▶ _Problem to work on_: Where the word "Kripke" appears in a line of the entries below, count that line and give the total alone.

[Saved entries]
:::::

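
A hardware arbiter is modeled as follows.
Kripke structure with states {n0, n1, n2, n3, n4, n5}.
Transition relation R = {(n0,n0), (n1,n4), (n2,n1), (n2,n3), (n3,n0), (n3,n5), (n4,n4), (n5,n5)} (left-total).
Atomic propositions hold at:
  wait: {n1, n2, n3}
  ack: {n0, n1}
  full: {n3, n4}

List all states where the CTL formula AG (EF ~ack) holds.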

:::::

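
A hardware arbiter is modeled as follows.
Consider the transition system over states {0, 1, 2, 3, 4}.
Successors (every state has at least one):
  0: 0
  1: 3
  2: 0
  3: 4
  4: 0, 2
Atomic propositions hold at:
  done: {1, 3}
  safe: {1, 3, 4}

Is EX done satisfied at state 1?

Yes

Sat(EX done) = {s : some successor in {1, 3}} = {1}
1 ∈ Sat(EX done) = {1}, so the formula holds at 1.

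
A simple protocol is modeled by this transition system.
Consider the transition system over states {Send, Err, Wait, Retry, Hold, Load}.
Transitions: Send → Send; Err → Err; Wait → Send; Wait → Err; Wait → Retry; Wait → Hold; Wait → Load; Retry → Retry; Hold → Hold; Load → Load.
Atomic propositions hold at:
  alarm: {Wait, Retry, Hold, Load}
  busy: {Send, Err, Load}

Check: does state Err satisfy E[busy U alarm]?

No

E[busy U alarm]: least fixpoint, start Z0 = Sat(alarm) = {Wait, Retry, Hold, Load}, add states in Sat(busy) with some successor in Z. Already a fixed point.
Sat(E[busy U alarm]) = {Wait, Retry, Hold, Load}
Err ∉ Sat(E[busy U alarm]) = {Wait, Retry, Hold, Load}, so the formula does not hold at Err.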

:::::

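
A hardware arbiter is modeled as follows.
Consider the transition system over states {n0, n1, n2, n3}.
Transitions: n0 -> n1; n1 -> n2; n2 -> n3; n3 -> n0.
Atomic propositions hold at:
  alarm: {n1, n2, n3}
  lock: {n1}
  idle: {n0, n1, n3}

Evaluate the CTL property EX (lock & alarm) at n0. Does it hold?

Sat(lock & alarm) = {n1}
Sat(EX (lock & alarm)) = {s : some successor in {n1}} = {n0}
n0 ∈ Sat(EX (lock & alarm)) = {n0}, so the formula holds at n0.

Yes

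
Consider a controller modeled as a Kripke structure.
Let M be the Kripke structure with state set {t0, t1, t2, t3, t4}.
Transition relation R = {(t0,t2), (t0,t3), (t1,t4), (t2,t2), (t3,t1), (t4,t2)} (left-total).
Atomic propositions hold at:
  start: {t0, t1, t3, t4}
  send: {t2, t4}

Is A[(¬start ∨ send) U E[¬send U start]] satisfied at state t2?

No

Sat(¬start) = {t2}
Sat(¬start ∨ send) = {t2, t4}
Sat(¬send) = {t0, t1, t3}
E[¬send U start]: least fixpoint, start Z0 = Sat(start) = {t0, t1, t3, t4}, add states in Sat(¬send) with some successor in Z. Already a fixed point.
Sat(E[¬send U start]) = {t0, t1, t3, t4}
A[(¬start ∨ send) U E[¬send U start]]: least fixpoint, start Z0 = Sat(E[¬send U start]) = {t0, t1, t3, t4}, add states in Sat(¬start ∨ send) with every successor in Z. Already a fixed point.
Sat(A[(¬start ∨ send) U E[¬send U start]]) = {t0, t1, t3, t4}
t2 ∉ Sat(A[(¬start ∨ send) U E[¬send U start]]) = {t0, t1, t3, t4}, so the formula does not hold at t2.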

:::::

▶ _Response to this exercise_: 3